Assigned task:
Say how many of the lines below include the word "cycle", and write nothing else.

(Stored data)
..........

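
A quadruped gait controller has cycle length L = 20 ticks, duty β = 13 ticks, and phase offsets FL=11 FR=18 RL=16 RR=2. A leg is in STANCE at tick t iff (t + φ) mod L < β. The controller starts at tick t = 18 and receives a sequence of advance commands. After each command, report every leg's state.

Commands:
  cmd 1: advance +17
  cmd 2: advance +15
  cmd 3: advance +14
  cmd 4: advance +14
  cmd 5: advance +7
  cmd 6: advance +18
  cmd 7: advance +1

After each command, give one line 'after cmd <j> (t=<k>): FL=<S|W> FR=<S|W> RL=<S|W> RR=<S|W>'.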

..........

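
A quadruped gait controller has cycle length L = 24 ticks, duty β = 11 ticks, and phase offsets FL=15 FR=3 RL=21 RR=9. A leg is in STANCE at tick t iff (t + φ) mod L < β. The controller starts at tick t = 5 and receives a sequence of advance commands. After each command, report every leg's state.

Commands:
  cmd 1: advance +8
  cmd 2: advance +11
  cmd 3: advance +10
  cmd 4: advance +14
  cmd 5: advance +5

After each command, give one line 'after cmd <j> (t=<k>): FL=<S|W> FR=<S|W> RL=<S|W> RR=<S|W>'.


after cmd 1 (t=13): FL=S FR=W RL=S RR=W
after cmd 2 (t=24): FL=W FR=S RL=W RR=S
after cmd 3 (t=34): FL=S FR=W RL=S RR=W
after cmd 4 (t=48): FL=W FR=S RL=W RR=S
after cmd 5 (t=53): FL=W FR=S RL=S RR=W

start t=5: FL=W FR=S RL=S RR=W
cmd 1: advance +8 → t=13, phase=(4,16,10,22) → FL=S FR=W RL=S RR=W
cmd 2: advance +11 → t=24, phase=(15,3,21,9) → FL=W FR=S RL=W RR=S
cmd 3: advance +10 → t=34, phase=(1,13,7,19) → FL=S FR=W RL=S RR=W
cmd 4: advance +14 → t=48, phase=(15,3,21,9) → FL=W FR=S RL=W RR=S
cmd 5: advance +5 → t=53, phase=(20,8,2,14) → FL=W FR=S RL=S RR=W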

..........

Your response:
2